Entries provided
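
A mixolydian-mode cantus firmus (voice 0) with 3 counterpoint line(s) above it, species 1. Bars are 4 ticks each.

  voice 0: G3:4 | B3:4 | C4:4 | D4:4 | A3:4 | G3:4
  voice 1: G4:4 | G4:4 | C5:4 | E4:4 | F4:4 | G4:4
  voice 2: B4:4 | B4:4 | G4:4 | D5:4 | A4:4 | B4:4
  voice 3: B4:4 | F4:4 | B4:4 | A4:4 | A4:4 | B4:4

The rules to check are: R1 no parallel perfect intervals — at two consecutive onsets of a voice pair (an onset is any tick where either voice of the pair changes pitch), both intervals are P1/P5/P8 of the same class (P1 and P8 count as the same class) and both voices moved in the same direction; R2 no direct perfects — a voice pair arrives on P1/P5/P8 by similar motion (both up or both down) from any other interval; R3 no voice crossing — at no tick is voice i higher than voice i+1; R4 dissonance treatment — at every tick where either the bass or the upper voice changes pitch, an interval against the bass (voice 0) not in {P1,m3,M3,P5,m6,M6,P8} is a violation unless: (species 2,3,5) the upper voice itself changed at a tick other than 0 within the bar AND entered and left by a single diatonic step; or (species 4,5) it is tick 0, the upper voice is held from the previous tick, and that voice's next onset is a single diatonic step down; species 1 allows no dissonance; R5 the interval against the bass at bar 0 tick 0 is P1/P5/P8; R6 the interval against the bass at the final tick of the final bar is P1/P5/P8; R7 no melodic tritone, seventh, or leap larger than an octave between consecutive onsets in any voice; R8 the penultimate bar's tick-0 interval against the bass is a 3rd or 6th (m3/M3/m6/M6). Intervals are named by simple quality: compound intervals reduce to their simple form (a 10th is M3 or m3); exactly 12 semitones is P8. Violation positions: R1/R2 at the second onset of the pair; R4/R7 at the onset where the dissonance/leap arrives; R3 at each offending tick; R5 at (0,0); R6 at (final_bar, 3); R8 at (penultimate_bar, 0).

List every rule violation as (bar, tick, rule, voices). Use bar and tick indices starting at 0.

(0, 0, R5, (0, 2))
(0, 0, R5, (0, 3))
(1, 0, R3, (2, 3))
(1, 0, R4, (0, 3))
(1, 0, R7, (3,))
(1, 1, R3, (2, 3))
(1, 2, R3, (2, 3))
(1, 3, R3, (2, 3))
(2, 0, R2, (0, 1))
(2, 0, R3, (1, 2))
(2, 0, R4, (0, 3))
(2, 0, R7, (3,))
(2, 1, R3, (1, 2))
(2, 2, R3, (1, 2))
(2, 3, R3, (1, 2))
(3, 0, R2, (0, 2))
(3, 0, R3, (2, 3))
(3, 0, R4, (0, 1))
(3, 1, R3, (2, 3))
(3, 2, R3, (2, 3))
(3, 3, R3, (2, 3))
(4, 0, R1, (0, 2))
(4, 0, R8, (0, 2))
(4, 0, R8, (0, 3))
(5, 0, R1, (2, 3))
(5, 3, R6, (0, 2))
(5, 3, R6, (0, 3))

bar 0: v0=G3 v1=G4 v2=B4 v3=B4 downbeat M3
bar 1: v0=B3 v1=G4 v2=B4 v3=F4 downbeat TT
bar 2: v0=C4 v1=C5 v2=G4 v3=B4 downbeat M7
bar 3: v0=D4 v1=E4 v2=D5 v3=A4 downbeat P5
bar 4: v0=A3 v1=F4 v2=A4 v3=A4 downbeat P8
bar 5: v0=G3 v1=G4 v2=B4 v3=B4 downbeat M3
  -> R5 @ bar 0 tick 0 v(0, 2): opens on M3
  -> R5 @ bar 0 tick 0 v(0, 3): opens on M3
  -> R3 @ bar 1 tick 0 v(2, 3): B4 above F4
  -> R4 @ bar 1 tick 0 v(0, 3): B3/F4 TT untreated
  -> R7 @ bar 1 tick 0 v(3,): B4->F4 leap 6st
  -> R3 @ bar 1 tick 1 v(2, 3): B4 above F4
  -> R3 @ bar 1 tick 2 v(2, 3): B4 above F4
  -> R3 @ bar 1 tick 3 v(2, 3): B4 above F4
  -> R2 @ bar 2 tick 0 v(0, 1): B3/G4 m6 -> C4/C5 P8 similar
  -> R3 @ bar 2 tick 0 v(1, 2): C5 above G4
  -> R4 @ bar 2 tick 0 v(0, 3): C4/B4 M7 untreated
  -> R7 @ bar 2 tick 0 v(3,): F4->B4 leap 6st
  -> R3 @ bar 2 tick 1 v(1, 2): C5 above G4
  -> R3 @ bar 2 tick 2 v(1, 2): C5 above G4
  -> R3 @ bar 2 tick 3 v(1, 2): C5 above G4
  -> R2 @ bar 3 tick 0 v(0, 2): C4/G4 P5 -> D4/D5 P8 similar
  -> R3 @ bar 3 tick 0 v(2, 3): D5 above A4
  -> R4 @ bar 3 tick 0 v(0, 1): D4/E4 M2 untreated
  -> R3 @ bar 3 tick 1 v(2, 3): D5 above A4
  -> R3 @ bar 3 tick 2 v(2, 3): D5 above A4
  -> R3 @ bar 3 tick 3 v(2, 3): D5 above A4
  -> R1 @ bar 4 tick 0 v(0, 2): D4/D5 P8 -> A3/A4 P8 similar
  -> R8 @ bar 4 tick 0 v(0, 2): penult P8 not 3rd/6th
  -> R8 @ bar 4 tick 0 v(0, 3): penult P8 not 3rd/6th
  -> R1 @ bar 5 tick 0 v(2, 3): A4/A4 P1 -> B4/B4 P1 similar
  -> R6 @ bar 5 tick 3 v(0, 2): closes on M3
  -> R6 @ bar 5 tick 3 v(0, 3): closes on M3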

What the task requires
Beginning with the first line of the entries, repeat each line exactly until you have reproduced the one containing "voice 3: B4:4", and add nothing further.

Written reply
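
A mixolydian-mode cantus firmus (voice 0) with 3 counterpoint line(s) above it, species 1. Bars are 4 ticks each.

  voice 0: G3:4 | B3:4 | C4:4 | D4:4 | A3:4 | G3:4
  voice 1: G4:4 | G4:4 | C5:4 | E4:4 | F4:4 | G4:4
  voice 2: B4:4 | B4:4 | G4:4 | D5:4 | A4:4 | B4:4
  voice 3: B4:4 | F4:4 | B4:4 | A4:4 | A4:4 | B4:4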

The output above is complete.